_Your instructions_
Please read the records below and return each line holding the string "more".

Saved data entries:
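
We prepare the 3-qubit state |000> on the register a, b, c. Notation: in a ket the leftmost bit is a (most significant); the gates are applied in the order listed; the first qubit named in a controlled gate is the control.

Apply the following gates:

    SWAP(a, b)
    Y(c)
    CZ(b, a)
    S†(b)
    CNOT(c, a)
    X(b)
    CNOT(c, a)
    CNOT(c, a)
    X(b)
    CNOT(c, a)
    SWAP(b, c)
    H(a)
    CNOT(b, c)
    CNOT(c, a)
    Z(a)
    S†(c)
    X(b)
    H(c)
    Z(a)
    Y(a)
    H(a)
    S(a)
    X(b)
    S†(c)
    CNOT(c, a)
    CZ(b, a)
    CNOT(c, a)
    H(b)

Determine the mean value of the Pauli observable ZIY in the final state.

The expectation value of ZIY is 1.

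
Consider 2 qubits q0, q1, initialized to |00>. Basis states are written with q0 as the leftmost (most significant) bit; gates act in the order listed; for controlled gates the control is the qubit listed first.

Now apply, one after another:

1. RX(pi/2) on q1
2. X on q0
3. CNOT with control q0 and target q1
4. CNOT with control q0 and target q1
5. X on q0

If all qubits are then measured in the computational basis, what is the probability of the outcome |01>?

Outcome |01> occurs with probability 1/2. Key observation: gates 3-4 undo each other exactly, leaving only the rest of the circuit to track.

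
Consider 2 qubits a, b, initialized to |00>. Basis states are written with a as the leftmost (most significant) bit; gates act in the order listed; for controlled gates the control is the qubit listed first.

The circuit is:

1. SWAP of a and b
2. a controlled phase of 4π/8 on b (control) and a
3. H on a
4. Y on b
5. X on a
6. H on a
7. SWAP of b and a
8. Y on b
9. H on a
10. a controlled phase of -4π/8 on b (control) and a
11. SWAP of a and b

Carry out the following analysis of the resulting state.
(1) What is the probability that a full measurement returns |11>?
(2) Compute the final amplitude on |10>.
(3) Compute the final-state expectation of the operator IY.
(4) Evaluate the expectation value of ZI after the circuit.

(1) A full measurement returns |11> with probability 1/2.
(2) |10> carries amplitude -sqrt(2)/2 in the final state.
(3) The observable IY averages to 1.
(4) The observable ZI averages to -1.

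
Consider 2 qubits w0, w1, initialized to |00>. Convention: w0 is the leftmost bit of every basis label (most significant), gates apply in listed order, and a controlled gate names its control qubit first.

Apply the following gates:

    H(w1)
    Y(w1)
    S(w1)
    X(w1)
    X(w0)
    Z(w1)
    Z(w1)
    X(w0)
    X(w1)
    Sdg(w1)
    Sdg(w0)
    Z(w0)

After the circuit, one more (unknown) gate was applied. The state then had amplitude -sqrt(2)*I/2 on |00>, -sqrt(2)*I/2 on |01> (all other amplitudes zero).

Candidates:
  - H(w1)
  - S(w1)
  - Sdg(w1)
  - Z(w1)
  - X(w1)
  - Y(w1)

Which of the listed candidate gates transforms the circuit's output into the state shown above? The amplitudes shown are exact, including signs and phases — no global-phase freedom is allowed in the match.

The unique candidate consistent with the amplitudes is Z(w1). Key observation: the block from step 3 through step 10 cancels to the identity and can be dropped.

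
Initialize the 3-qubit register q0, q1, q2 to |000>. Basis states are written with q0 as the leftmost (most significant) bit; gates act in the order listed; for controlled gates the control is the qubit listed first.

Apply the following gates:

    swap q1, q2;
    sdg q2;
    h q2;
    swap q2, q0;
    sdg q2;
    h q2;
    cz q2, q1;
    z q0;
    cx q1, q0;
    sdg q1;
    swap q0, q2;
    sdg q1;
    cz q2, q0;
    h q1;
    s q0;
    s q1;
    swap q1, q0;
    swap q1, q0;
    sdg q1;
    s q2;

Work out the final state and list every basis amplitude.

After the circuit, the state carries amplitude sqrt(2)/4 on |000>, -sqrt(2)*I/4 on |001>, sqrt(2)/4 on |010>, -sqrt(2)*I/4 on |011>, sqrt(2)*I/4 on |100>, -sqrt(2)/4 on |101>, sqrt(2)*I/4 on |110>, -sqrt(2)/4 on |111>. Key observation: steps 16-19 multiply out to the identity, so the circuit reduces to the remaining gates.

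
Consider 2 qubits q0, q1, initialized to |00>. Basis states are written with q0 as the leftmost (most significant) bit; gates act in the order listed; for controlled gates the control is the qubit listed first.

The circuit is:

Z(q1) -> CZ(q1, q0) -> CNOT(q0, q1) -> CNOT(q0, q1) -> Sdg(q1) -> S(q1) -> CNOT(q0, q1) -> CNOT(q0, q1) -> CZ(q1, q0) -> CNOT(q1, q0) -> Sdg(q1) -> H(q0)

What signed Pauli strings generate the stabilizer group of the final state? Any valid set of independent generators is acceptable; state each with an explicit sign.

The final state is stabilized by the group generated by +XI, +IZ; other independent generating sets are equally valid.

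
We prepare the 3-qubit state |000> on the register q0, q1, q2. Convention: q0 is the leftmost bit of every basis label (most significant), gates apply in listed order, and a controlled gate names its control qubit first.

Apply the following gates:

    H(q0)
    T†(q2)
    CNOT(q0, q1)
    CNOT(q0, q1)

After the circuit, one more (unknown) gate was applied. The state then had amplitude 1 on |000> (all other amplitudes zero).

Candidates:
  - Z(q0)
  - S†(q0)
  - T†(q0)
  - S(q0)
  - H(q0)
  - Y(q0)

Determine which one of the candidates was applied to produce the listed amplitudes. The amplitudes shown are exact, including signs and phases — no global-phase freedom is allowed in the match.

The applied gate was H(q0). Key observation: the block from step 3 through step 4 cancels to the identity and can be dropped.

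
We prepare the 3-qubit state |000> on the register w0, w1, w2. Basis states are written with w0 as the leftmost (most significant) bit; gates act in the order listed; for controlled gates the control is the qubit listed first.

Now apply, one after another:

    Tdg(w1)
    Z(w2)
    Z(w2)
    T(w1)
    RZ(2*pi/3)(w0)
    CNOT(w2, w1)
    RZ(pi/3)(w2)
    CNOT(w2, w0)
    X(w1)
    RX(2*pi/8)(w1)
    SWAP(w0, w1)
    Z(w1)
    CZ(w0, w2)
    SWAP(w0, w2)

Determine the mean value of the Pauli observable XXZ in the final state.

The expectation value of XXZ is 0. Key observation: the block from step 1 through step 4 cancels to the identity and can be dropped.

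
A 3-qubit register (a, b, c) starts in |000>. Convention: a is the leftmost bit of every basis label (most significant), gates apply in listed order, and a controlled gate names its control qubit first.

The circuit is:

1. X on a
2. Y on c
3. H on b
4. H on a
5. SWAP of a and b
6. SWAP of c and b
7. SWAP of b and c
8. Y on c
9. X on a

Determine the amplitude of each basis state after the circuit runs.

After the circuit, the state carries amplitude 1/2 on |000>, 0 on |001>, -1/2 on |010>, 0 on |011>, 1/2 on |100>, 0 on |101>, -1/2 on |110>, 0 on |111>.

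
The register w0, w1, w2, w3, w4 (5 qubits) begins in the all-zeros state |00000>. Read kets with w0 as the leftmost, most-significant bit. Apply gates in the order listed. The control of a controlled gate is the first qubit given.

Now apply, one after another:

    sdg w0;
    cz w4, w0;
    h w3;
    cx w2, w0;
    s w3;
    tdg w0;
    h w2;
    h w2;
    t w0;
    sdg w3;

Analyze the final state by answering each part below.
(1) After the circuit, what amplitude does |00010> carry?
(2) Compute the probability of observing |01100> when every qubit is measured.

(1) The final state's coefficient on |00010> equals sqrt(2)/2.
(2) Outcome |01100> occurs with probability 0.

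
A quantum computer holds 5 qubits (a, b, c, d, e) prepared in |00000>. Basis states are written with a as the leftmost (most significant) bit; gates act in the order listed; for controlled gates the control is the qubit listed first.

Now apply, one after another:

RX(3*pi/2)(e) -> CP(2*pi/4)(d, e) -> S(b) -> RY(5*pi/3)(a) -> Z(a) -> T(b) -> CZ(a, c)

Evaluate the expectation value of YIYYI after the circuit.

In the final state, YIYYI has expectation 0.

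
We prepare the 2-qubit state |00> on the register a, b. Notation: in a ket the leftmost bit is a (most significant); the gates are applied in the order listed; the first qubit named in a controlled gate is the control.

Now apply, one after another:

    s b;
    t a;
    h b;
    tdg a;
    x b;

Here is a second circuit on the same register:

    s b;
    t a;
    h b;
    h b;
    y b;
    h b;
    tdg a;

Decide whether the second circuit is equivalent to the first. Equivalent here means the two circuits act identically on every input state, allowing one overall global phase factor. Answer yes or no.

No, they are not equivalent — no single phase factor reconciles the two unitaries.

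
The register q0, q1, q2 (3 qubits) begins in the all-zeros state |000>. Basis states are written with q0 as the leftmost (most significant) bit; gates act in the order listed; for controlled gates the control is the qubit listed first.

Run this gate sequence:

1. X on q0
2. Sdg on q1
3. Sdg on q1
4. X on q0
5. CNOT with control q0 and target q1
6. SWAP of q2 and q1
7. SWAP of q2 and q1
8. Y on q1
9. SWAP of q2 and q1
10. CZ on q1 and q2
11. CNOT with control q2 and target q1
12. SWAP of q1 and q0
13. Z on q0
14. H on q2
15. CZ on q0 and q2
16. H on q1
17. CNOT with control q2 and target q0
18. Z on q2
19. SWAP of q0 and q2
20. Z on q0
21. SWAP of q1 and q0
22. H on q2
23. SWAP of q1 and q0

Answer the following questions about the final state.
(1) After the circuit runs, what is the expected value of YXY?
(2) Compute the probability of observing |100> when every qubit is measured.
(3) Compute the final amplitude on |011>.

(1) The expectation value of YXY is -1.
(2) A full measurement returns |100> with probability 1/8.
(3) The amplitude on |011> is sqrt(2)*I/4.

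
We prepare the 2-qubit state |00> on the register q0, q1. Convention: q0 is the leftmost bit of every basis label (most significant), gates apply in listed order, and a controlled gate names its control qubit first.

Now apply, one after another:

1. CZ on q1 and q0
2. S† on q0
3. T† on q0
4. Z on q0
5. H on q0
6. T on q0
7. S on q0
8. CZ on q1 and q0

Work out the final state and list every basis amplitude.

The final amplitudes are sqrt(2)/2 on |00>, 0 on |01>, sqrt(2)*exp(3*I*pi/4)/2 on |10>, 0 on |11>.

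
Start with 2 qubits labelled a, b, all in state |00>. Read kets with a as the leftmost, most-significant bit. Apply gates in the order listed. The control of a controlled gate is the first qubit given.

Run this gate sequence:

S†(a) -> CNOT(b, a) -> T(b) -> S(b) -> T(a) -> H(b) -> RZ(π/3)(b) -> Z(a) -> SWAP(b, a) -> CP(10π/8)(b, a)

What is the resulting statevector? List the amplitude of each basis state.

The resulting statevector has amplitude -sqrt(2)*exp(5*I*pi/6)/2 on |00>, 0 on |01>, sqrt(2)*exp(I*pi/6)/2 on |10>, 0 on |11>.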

_Exercise result_
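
After the circuit, one more (unknown) gate was applied. The state then had amplitude -sqrt(2)*I/2 on |00>, -sqrt(2)*I/2 on |01> (all other amplitudes zero).
After the circuit, one more (unknown) gate was applied. The state then had amplitude 1 on |000> (all other amplitudes zero).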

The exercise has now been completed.